# Your objective
Output each line from the one that contains "Apply the probabilistic" to the final line of the data below, exactly, and include nothing else.

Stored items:
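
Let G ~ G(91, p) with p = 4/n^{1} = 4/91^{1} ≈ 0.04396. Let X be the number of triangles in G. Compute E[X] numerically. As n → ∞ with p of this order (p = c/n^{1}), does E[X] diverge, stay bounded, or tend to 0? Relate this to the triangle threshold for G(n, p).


Number of potential triangles: C(91, 3) = 121485.
Each occurs with probability p³ ≈ (0.04396)³ ≈ 8.492896e-05.
By linearity: E[X] = C(91, 3)·p³ ≈ 121485 · 8.492896e-05 ≈ 10.3176.
Here α = 1, so p = 4/n is exactly at the triangle threshold p ~ 1/n. Asymptotically E[X] → c³/6 = 4³/6 = 32/3 ≈ 10.6667, a bounded constant. In this regime the triangle count is asymptotically Poisson(c³/6).

E[X] ≈ 10.3176; in regime p = Θ(1/n^{1}) E[X] stays bounded (at the triangle threshold p ~ 1/n).


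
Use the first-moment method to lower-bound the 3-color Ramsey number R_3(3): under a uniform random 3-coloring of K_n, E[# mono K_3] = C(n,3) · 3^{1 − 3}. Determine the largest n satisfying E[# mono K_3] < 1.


We need C(n, 3) · 3^{1 − 3} < 1, i.e. C(n, 3) < 3^{3 − 1} = 9.
Check values of n near the boundary:
  n = 3: C(3, 3) = 1; 1 < 9? YES
  n = 4: C(4, 3) = 4; 4 < 9? YES
  n = 5: C(5, 3) = 10; 10 < 9? NO
The largest n with C(n, 3) < 9 is n = 4 (where E[X] = 4/9 ≈ 0.4444444). Hence R_3(3) > 4, i.e. R_3(3) ≥ 5.

Largest n = 4; hence R_3(3) > 4.


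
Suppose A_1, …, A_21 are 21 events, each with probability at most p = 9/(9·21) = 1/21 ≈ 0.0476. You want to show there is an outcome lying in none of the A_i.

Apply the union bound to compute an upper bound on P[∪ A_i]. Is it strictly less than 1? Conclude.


Union bound: P[∪_{i=1}^{21} A_i] ≤ Σ_i P[A_i] ≤ 21·p = 21·(1/21) = 1.
Numerically: 1 ≈ 1.0000.
Is 1 < 1? NO.
Since the bound 1 is ≥ 1, the union bound is uninformative here; it does NOT by itself certify existence.

21·p = 1 ≈ 1.0000; existence NOT certified by the union bound.


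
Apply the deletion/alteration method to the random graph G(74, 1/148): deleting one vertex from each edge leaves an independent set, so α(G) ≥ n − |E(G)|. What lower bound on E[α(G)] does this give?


E[|E(G)|] = C(74, 2)·p = 2701 · (1/148) = 73/4.
E[α(G)] ≥ n − E[|E(G)|] = 74 − 73/4 = 223/4.
Numerically: ≈ 55.7500.
(This is only a lower bound; the true E[α(G)] may be larger.)

E[α(G)] ≥ 223/4 ≈ 55.7500.


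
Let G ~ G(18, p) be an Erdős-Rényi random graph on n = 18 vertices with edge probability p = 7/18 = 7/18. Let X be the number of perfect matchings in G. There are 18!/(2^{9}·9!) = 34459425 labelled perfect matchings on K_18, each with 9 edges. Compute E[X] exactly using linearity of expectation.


K_18 has 18!/(2^{9}·9!) = 34459425 labelled perfect matchings.
For each such perfect matching H, let X_H = 1 if all 9 edges of H are present in G. Then P[X_H = 1] = p^{9} = (7/18)^{9} = 40353607/198359290368.
By linearity: E[X] = Σ_H E[X_H] = 34459425 · p^{9} = 34459425 · 40353607/198359290368 = 17167433257975/2448880128.
Numerically: E[X] ≈ 7010.3.

E[X] = 34459425 · (7/18)^{9} = 17167433257975/2448880128 ≈ 7010.3.


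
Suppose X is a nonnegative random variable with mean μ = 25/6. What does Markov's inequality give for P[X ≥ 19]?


μ = E[X] = 25/6, a = 19.
Markov: P[X ≥ 19] ≤ μ/a = (25/6)/19 = 25/114.
Numerically: ≈ 0.21930.
(Since a = 19 > μ = 4.16667, the bound 25/114 is < 1 and informative.)

P[X ≥ 19] ≤ 25/114 ≈ 0.21930.


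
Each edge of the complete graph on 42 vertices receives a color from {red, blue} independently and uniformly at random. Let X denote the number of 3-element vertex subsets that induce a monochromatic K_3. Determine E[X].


Let X = Σ_S X_S over the C(42, 3) = 11480 subsets S of size 3, where X_S = 1 if the K_3 on S is monochromatic.
For a fixed S, the K_3 on S has C(3, 2) = 3 edges. P[all 3 edges red] = (1/2)^3, and likewise for blue, so P[monochromatic] = 2·(1/2)^3 = 2^{1 − 3} = 1/4.
By linearity of expectation: E[X] = C(42, 3) · 2^{1 − 3} = 11480 · 1/4 = 2870.
Numerically: E[X] ≈ 2870.000.

E[X] = C(42,3)·2^(1−C(3,2)) = 2870 ≈ 2870.000.


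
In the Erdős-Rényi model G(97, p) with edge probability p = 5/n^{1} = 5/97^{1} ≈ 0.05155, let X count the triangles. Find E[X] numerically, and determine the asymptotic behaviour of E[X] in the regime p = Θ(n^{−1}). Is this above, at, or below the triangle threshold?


Number of potential triangles: C(97, 3) = 147440.
Each occurs with probability p³ ≈ (0.05155)³ ≈ 1.369603e-04.
By linearity: E[X] = C(97, 3)·p³ ≈ 147440 · 1.369603e-04 ≈ 20.1934.
Here α = 1, so p = 5/n is exactly at the triangle threshold p ~ 1/n. Asymptotically E[X] → c³/6 = 5³/6 = 125/6 ≈ 20.8333, a bounded constant. In this regime the triangle count is asymptotically Poisson(c³/6).

E[X] ≈ 20.1934; in regime p = Θ(1/n^{1}) E[X] stays bounded (at the triangle threshold p ~ 1/n).


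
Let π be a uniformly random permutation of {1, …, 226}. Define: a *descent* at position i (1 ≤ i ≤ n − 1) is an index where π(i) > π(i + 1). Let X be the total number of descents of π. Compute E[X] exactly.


Write X = Σ X_I over i = 1, …, 225, with X_I the indicator of one descent.
There are 225 indicators.
For each fixed i, the pair (π(i), π(i+1)) is a uniformly random ordered pair of distinct values from {1, …, 226}; by symmetry P[π(i) > π(i+1)] = 1/2.
By linearity: E[X] = 225 · (1/2) = (226 − 1) · (1/2) = 225/2 ≈ 112.500.

E[X] = 225/2 = 112.500.


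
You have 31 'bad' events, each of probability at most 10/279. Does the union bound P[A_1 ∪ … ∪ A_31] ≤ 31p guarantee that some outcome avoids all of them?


Union bound: P[∪_{i=1}^{31} A_i] ≤ Σ_i P[A_i] ≤ 31·p = 31·(10/279) = 10/9.
Numerically: 10/9 ≈ 1.111.
Is 10/9 < 1? NO.
Since the bound 10/9 is ≥ 1, the union bound is uninformative here; it does NOT by itself certify existence.

31·p = 10/9 ≈ 1.111; existence NOT certified by the union bound.


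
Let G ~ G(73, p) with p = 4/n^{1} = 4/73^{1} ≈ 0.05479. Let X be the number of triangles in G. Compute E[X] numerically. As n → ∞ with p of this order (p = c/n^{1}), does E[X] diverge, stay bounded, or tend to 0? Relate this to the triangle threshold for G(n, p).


Number of potential triangles: C(73, 3) = 62196.
Each occurs with probability p³ ≈ (0.05479)³ ≈ 1.645172e-04.
By linearity: E[X] = C(73, 3)·p³ ≈ 62196 · 1.645172e-04 ≈ 10.2323.
Here α = 1, so p = 4/n is exactly at the triangle threshold p ~ 1/n. Asymptotically E[X] → c³/6 = 4³/6 = 32/3 ≈ 10.6667, a bounded constant. In this regime the triangle count is asymptotically Poisson(c³/6).

E[X] ≈ 10.2323; in regime p = Θ(1/n^{1}) E[X] stays bounded (at the triangle threshold p ~ 1/n).


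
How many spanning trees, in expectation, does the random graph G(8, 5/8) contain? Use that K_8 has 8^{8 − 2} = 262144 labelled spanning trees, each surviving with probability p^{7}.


K_8 has 8^{8 − 2} = 262144 labelled spanning trees.
For each such spanning tree H, let X_H = 1 if all 7 edges of H are present in G. Then P[X_H = 1] = p^{7} = (5/8)^{7} = 78125/2097152.
Summing the indicators: E[X] = Σ_H E[X_H] = 262144 · p^{7} = 262144 · 78125/2097152 = 78125/8.
Numerically: E[X] ≈ 9765.62.

E[X] = 262144 · (5/8)^{7} = 78125/8 ≈ 9765.62.


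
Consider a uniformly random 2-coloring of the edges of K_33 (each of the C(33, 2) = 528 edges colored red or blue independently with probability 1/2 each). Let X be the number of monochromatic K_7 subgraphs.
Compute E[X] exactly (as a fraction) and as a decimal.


Let X = Σ_S X_S over the C(33, 7) = 4272048 subsets S of size 7, where X_S = 1 if the K_7 on S is monochromatic.
For a fixed S, the K_7 on S has C(7, 2) = 21 edges. P[all 21 edges red] = (1/2)^21, and likewise for blue, so P[monochromatic] = 2·(1/2)^21 = 2^{1 − 21} = 1/1048576.
By linearity of expectation: E[X] = C(33, 7) · 2^{1 − 21} = 4272048 · 1/1048576 = 267003/65536.
Numerically: E[X] ≈ 4.0741.

E[X] = C(33,7)·2^(1−C(7,2)) = 267003/65536 ≈ 4.0741.


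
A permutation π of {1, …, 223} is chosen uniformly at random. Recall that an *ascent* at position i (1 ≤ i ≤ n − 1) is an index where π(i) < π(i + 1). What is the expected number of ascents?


Write X = Σ X_I over i = 1, …, 222, with X_I the indicator of one ascent.
There are 222 indicators.
For each fixed i, the pair (π(i), π(i+1)) is a uniformly random ordered pair of distinct values from {1, …, 223}; by symmetry P[π(i) < π(i+1)] = 1/2.
By linearity: E[X] = 222 · (1/2) = (223 − 1) · (1/2) = 111 ≈ 111.000000.

E[X] = 111 = 111.000000.


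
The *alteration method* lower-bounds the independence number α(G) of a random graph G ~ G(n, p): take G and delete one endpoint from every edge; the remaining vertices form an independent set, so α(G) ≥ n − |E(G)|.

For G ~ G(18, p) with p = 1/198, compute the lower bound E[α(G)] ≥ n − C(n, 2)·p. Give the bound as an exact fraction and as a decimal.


E[|E(G)|] = C(18, 2)·p = 153 · (1/198) = 17/22.
E[α(G)] ≥ n − E[|E(G)|] = 18 − 17/22 = 379/22.
Numerically: ≈ 17.22727.
(This is only a lower bound; the true E[α(G)] may be larger.)

E[α(G)] ≥ 379/22 ≈ 17.22727.


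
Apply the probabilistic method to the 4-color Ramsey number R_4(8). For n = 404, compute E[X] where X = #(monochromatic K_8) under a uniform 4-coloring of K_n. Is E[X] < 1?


E[X] = C(404, 8) · 4^{1 − 28} = 16415071523485570 · 4^{−27} = 16415071523485570/18014398509481984.
As a reduced fraction: E[X] = 8207535761742785/9007199254740992 ≈ 0.9112195.
Is E[X] < 1? YES.
Since E[X] < 1, there exists a 4-coloring of K_{404} with no monochromatic K_8; hence R_4(8) > 404.

E[X] = 8207535761742785/9007199254740992 ≈ 0.9112195; E[X] < 1, so R_4(8) > 404.


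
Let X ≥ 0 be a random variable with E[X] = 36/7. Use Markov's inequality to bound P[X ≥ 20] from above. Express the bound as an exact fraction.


μ = E[X] = 36/7, a = 20.
Markov: P[X ≥ 20] ≤ μ/a = (36/7)/20 = 9/35.
Numerically: ≈ 0.257.
(Since a = 20 > μ = 5.143, the bound 9/35 is < 1 and informative.)

P[X ≥ 20] ≤ 9/35 ≈ 0.257.


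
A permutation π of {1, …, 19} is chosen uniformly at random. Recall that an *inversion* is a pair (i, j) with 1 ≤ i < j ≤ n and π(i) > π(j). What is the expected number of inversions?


Write X = Σ X_I over the C(19, 2) = 171 pairs i < j, with X_I the indicator of one inversion.
There are 171 indicators.
For each fixed pair i < j, the values π(i) and π(j) are two distinct elements of {1, …, 19} in uniformly random order; by symmetry P[π(i) > π(j)] = 1/2.
By linearity: E[X] = 171 · (1/2) = C(19, 2) · (1/2) = 171/2 = 171/2 ≈ 85.500000.

E[X] = 171/2 = 85.500000.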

# Your solution
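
Apply the probabilistic method to the 4-color Ramsey number R_4(8). For n = 404, compute E[X] where X = #(monochromatic K_8) under a uniform 4-coloring of K_n. Is E[X] < 1?


E[X] = C(404, 8) · 4^{1 − 28} = 16415071523485570 · 4^{−27} = 16415071523485570/18014398509481984.
As a reduced fraction: E[X] = 8207535761742785/9007199254740992 ≈ 0.9112195.
Is E[X] < 1? YES.
Since E[X] < 1, there exists a 4-coloring of K_{404} with no monochromatic K_8; hence R_4(8) > 404.

E[X] = 8207535761742785/9007199254740992 ≈ 0.9112195; E[X] < 1, so R_4(8) > 404.


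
Let X ≥ 0 be a random variable with E[X] = 36/7. Use Markov's inequality to bound P[X ≥ 20] from above. Express the bound as an exact fraction.


μ = E[X] = 36/7, a = 20.
Markov: P[X ≥ 20] ≤ μ/a = (36/7)/20 = 9/35.
Numerically: ≈ 0.257.
(Since a = 20 > μ = 5.143, the bound 9/35 is < 1 and informative.)

P[X ≥ 20] ≤ 9/35 ≈ 0.257.


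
A permutation π of {1, …, 19} is chosen uniformly at random. Recall that an *inversion* is a pair (i, j) with 1 ≤ i < j ≤ n and π(i) > π(j). What is the expected number of inversions?


Write X = Σ X_I over the C(19, 2) = 171 pairs i < j, with X_I the indicator of one inversion.
There are 171 indicators.
For each fixed pair i < j, the values π(i) and π(j) are two distinct elements of {1, …, 19} in uniformly random order; by symmetry P[π(i) > π(j)] = 1/2.
By linearity: E[X] = 171 · (1/2) = C(19, 2) · (1/2) = 171/2 = 171/2 ≈ 85.500000.

E[X] = 171/2 = 85.500000.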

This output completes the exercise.